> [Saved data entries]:
▼▼▼
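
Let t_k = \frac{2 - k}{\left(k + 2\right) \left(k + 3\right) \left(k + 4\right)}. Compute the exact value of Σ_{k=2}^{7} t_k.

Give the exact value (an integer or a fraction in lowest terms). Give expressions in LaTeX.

Σ = -3/110

t_(k+1)/t_k = (k - 1)*(k + 2)/((k - 2)*(k + 5)).
Gosper form: A/B · C(k+1)/C(k) with A=k + 2, B=k + 5, C=k - 2.
Set up (k + 2)·f(k+1) − (k + 4)·f(k) − (k - 2) = 0.
Degrees (1,1,1) ⇒ d ≤ 2.
Coefficient equations give f(k) = -k.
Get s_k = R·t_k = k/((k + 2)*(k + 3)) with R(k) = B(k−1)f(k)/C(k) = -k*(k + 4)/(k - 2).
Check: Δs_k = (2 - k)/(k**3 + 9*k**2 + 26*k + 24). ✓
Evaluate s at k=8 and k=2: 4/55 and 1/10; difference -3/110.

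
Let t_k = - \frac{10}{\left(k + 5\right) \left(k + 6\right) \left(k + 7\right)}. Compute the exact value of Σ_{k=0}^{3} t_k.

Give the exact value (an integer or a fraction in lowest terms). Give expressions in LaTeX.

r(k) = (k + 5)/(k + 8) after simplifying.
So A=k + 5 and B=k + 8, with C=1.
f must satisfy (k + 5)·f(k+1) − (k + 7)·f(k) = 1.
Degrees (1,1,0) ⇒ d ≤ 2.
Solving with deg f ≤ 2: f(k) = k*(k + 11)/60.
So s_k = (B(k−1)f/C)·t_k = (k*(k + 7)*(k + 11)/60)·t_k = k*(-k - 11)/(6*(k + 5)*(k + 6)).
Verify: -10/(k**3 + 18*k**2 + 107*k + 210) matches t_k.
Evaluate s at k=4 and k=0: -1/9 and 0; difference -1/9.

Σ = -1/9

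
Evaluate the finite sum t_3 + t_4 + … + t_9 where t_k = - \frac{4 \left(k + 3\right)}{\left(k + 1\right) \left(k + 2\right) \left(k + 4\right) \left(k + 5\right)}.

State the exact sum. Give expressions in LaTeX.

Σ = -9/154

Ratio r(k) = (k + 1)*(k + 4)**2/((k + 3)**2*(k + 6)).
Factor: A=k + 1; B=k + 6; C=k**2 + 6*k + 9.
f must satisfy (k + 1)·f(k+1) − (k + 5)·f(k) = k**2 + 6*k + 9.
From deg A=1, deg B=1, deg C=2: d=4.
Match coefficients ⇒ f(k) = k*(k + 2)*(k + 3)*(k + 5)/8.
Get s_k = R·t_k = k*(-k - 5)/(2*(k**2 + 5*k + 4)) with R(k) = B(k−1)f(k)/C(k) = k*(k + 2)*(k + 5)**2/(8*(k + 3)).
Check: Δs_k = 4*(-k - 3)/(k**4 + 12*k**3 + 49*k**2 + 78*k + 40). ✓
Σ_(k=3)^(9) t_k = s_(10) − s_(3) = -75/154 − (-3/7) = -9/154.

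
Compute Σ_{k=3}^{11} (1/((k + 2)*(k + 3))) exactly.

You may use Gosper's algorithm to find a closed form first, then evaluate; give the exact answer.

Σ = 9/70

r(k) = (k + 2)/(k + 4) after simplifying.
A = k + 2, B = k + 4, C = 1.
Need (k + 2)·f(k+1) − (k + 3)·f(k) = 1.
deg f ≤ 1 (via 1,1,0).
A polynomial solution: f(k) = k/2.
Then R = B(k−1)f/C = k*(k + 3)/2, so s_k = R(k)·t_k = k/(2*(k + 2)).
s_(k+1) − s_k = 1/(k**2 + 5*k + 6) = t_k.
Σ_(k=3)^(11) t_k = s_(12) − s_(3) = 3/7 − (3/10) = 9/70.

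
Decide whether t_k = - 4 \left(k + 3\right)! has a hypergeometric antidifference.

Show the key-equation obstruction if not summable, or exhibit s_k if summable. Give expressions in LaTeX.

Ratio r(k) = k + 4.
Gosper form: A/B · C(k+1)/C(k) with A=k + 4, B=1, C=1.
Set up (k + 4)·f(k+1) − (1)·f(k) − (1) = 0.
deg f ≤ -1 (via 1,0,0).
deg f ≤ -1 is impossible — no certificate.

No — key equation has no polynomial f.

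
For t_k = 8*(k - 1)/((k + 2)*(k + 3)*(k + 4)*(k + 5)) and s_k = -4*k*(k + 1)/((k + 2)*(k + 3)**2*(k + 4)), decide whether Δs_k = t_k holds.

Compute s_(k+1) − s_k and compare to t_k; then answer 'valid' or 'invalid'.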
▲▲▲
> [Work item]:
Go through the records above line by line and say how many lines include "whether", giving only that number.

> [Exercise result]:
2